> [TASK DETAILS]
Within the data below, copy each line where the string "What" is found.

> [DATA EXCERPTS]
▼
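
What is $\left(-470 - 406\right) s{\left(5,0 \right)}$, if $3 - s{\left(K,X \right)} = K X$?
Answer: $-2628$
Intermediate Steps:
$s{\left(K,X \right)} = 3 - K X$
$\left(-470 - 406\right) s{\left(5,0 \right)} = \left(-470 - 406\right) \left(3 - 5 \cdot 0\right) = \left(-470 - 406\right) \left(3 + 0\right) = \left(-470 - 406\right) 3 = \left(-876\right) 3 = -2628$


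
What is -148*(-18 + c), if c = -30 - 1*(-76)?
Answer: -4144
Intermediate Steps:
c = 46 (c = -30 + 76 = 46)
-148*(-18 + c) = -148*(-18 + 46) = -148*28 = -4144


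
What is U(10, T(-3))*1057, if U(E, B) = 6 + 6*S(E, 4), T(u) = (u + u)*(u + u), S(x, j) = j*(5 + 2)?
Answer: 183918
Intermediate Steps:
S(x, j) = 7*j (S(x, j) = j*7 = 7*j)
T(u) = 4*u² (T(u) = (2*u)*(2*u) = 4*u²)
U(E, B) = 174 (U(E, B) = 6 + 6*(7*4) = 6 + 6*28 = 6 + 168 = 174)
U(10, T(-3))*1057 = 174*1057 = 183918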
▲
▼
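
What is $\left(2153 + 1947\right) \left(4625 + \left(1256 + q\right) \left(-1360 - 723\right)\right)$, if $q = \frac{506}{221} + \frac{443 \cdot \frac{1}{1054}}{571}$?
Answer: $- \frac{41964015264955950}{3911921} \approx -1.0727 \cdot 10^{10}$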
▲
▼
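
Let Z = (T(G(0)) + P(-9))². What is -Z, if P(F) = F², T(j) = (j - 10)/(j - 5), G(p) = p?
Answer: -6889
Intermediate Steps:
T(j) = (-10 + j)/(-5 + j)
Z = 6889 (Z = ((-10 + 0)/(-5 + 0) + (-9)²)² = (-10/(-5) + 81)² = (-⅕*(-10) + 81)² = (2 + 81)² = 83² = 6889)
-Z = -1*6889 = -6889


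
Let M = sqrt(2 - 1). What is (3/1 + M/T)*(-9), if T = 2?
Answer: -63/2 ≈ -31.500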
▲
> [YOUR RESPONSE]
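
What is $\left(-470 - 406\right) s{\left(5,0 \right)}$, if $3 - s{\left(K,X \right)} = K X$?
What is -148*(-18 + c), if c = -30 - 1*(-76)?
What is U(10, T(-3))*1057, if U(E, B) = 6 + 6*S(E, 4), T(u) = (u + u)*(u + u), S(x, j) = j*(5 + 2)?
What is $\left(2153 + 1947\right) \left(4625 + \left(1256 + q\right) \left(-1360 - 723\right)\right)$, if $q = \frac{506}{221} + \frac{443 \cdot \frac{1}{1054}}{571}$?
Let Z = (T(G(0)) + P(-9))². What is -Z, if P(F) = F², T(j) = (j - 10)/(j - 5), G(p) = p?
Let M = sqrt(2 - 1). What is (3/1 + M/T)*(-9), if T = 2?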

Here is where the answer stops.